» **WHAT IS BEING ASKED**: From the data below, return the exact lines starting at the line containing "GY1: gyrator = 2" and ending at the line containing "6: Sf2 ⇀ J3", both included, and nothing else.

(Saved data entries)
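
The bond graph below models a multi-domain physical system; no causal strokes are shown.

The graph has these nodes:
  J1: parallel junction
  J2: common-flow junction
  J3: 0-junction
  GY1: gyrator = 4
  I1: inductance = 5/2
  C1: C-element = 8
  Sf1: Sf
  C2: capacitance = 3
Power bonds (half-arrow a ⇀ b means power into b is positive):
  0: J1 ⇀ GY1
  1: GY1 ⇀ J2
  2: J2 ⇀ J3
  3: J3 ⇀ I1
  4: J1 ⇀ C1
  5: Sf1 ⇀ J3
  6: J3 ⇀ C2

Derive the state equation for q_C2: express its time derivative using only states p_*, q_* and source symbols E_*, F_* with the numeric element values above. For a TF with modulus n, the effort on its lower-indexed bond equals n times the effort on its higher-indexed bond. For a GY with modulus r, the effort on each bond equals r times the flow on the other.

dq_C2/dt = F_Sf1 - 2*p_I1/5 + q_C1/32

bond 5 stroke at Sf1  (Sf1 fixes flow; stroke at Sf1)
bond 3 stroke at I1  (prefer integral on I1)
bond 4 stroke at J1  (C1: C, integral causality)
bond 0 stroke at GY1  (J1: bond 4 brought effort, rest push out)
bond 1 stroke at GY1  (through GY1, causality inverts; strokes same side of GY1)
bond 2 stroke at J2  (1-jn J2 has f-setter on 1)
bond 6 stroke at J3  (J3 needs exactly one e-in)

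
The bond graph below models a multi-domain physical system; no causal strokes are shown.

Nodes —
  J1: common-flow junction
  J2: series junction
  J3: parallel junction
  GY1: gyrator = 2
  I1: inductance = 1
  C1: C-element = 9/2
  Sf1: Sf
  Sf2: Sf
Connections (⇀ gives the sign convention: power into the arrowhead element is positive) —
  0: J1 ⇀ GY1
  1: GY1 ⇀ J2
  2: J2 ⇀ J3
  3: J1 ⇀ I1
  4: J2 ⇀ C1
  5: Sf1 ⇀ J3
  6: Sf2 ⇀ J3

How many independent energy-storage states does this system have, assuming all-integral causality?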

» **RESULT FOR THIS EXERCISE**:
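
  GY1: gyrator = 2
  I1: inductance = 1
  C1: C-element = 9/2
  Sf1: Sf
  Sf2: Sf
Connections (⇀ gives the sign convention: power into the arrowhead element is positive) —
  0: J1 ⇀ GY1
  1: GY1 ⇀ J2
  2: J2 ⇀ J3
  3: J1 ⇀ I1
  4: J2 ⇀ C1
  5: Sf1 ⇀ J3
  6: Sf2 ⇀ J3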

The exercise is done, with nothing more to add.